## Assignment
Give the lines again word for word, beginning with the one containing "- 4-byte sequence: 11110xxx" and ending with the last line of the material below.
Segment Start: Given data
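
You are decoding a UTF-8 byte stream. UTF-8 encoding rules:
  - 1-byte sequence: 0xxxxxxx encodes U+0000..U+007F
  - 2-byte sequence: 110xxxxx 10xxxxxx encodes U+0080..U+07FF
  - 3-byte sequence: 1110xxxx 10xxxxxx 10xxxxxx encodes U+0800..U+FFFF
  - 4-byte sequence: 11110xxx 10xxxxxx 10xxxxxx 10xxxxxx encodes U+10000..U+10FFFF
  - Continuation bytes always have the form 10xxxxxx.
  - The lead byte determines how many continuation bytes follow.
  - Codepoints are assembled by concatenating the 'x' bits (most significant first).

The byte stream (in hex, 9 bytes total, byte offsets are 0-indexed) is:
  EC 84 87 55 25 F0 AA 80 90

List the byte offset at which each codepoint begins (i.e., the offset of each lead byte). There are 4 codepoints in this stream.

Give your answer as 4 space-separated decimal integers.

Answer: 0 3 4 5

Derivation:
Byte[0]=EC: 3-byte lead, need 2 cont bytes. acc=0xC
Byte[1]=84: continuation. acc=(acc<<6)|0x04=0x304
Byte[2]=87: continuation. acc=(acc<<6)|0x07=0xC107
Completed: cp=U+C107 (starts at byte 0)
Byte[3]=55: 1-byte ASCII. cp=U+0055
Byte[4]=25: 1-byte ASCII. cp=U+0025
Byte[5]=F0: 4-byte lead, need 3 cont bytes. acc=0x0
Byte[6]=AA: continuation. acc=(acc<<6)|0x2A=0x2A
Byte[7]=80: continuation. acc=(acc<<6)|0x00=0xA80
Byte[8]=90: continuation. acc=(acc<<6)|0x10=0x2A010
Completed: cp=U+2A010 (starts at byte 5)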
Segment End: Given data
## Exercise output
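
  - 4-byte sequence: 11110xxx 10xxxxxx 10xxxxxx 10xxxxxx encodes U+10000..U+10FFFF
  - Continuation bytes always have the form 10xxxxxx.
  - The lead byte determines how many continuation bytes follow.
  - Codepoints are assembled by concatenating the 'x' bits (most significant first).

The byte stream (in hex, 9 bytes total, byte offsets are 0-indexed) is:
  EC 84 87 55 25 F0 AA 80 90

List the byte offset at which each codepoint begins (i.e., the offset of each lead byte). There are 4 codepoints in this stream.

Give your answer as 4 space-separated decimal integers.

Answer: 0 3 4 5

Derivation:
Byte[0]=EC: 3-byte lead, need 2 cont bytes. acc=0xC
Byte[1]=84: continuation. acc=(acc<<6)|0x04=0x304
Byte[2]=87: continuation. acc=(acc<<6)|0x07=0xC107
Completed: cp=U+C107 (starts at byte 0)
Byte[3]=55: 1-byte ASCII. cp=U+0055
Byte[4]=25: 1-byte ASCII. cp=U+0025
Byte[5]=F0: 4-byte lead, need 3 cont bytes. acc=0x0
Byte[6]=AA: continuation. acc=(acc<<6)|0x2A=0x2A
Byte[7]=80: continuation. acc=(acc<<6)|0x00=0xA80
Byte[8]=90: continuation. acc=(acc<<6)|0x10=0x2A010
Completed: cp=U+2A010 (starts at byte 5)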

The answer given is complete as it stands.